## [WHAT TO PRODUCE]
In the entries that follow, how many lines include the string "below"? The answer is the number only.

## [INFORMATION SHOWN]
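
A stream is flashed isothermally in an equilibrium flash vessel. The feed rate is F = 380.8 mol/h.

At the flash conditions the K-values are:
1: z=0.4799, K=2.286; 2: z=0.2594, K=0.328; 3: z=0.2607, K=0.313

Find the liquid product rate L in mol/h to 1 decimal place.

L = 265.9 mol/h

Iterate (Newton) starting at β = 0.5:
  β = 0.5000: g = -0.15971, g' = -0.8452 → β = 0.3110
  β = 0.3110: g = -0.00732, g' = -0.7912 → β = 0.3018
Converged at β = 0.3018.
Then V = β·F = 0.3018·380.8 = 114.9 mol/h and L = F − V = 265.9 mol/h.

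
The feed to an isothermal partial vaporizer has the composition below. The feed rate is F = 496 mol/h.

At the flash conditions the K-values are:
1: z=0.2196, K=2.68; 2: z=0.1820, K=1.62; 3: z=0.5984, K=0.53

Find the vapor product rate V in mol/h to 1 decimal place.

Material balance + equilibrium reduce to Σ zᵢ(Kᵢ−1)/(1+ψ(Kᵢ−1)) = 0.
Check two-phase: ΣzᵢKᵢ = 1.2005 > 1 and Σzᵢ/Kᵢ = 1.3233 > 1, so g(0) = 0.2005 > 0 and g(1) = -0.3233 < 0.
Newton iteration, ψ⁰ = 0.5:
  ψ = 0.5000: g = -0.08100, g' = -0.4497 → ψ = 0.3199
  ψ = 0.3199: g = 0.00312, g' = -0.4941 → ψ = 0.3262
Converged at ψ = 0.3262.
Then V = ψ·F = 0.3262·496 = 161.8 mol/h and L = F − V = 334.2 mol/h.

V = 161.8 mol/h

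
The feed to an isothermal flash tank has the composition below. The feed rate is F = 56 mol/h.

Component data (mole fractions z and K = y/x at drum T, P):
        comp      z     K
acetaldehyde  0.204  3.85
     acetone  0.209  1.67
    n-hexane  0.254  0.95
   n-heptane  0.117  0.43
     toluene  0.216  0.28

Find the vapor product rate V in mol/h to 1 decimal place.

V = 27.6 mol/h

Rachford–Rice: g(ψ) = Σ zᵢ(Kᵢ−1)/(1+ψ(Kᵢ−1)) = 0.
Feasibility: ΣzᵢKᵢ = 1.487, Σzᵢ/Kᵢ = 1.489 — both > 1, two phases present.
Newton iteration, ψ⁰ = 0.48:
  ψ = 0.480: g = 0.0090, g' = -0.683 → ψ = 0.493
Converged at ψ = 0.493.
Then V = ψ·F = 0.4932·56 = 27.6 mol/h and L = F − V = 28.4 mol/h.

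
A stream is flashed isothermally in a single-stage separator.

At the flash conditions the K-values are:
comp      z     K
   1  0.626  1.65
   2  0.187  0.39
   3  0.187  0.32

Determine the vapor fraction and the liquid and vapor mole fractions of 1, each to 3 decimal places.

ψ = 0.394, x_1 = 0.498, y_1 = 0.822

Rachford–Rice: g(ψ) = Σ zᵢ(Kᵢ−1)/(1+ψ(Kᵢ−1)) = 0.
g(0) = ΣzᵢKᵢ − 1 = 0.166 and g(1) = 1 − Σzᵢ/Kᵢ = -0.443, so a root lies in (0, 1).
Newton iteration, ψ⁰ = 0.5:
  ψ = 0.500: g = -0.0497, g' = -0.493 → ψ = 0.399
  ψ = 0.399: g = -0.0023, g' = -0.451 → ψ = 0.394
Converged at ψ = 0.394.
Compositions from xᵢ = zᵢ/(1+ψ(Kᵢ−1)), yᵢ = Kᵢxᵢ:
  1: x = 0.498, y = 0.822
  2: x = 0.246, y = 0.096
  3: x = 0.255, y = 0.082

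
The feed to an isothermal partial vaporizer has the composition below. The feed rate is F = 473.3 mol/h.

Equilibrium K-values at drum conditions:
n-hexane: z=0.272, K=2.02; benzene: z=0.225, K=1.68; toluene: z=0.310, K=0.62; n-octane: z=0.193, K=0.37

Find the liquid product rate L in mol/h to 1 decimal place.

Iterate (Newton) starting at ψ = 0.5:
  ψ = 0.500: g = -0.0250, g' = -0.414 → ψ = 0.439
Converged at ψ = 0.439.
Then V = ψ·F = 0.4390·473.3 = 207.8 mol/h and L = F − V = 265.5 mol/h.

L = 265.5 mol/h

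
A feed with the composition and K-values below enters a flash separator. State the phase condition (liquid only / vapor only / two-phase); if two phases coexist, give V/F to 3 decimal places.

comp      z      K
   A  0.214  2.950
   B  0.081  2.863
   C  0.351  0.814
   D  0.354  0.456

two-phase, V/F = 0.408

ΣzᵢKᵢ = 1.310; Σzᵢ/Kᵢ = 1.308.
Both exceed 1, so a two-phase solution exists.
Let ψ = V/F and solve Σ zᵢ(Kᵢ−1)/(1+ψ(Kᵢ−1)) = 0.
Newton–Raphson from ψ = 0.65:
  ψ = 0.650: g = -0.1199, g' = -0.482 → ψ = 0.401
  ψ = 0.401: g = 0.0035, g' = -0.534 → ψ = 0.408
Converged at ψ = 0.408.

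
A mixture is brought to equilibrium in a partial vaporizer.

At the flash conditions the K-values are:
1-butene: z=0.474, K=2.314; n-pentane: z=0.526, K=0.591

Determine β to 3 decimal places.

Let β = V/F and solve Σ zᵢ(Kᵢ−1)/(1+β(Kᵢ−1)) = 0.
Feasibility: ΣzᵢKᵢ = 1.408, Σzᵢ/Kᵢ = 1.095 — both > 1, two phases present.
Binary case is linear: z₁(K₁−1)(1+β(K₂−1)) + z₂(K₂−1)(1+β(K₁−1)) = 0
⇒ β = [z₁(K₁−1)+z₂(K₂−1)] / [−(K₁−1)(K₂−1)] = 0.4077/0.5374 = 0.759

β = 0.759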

## [ANSWER SPACE]
4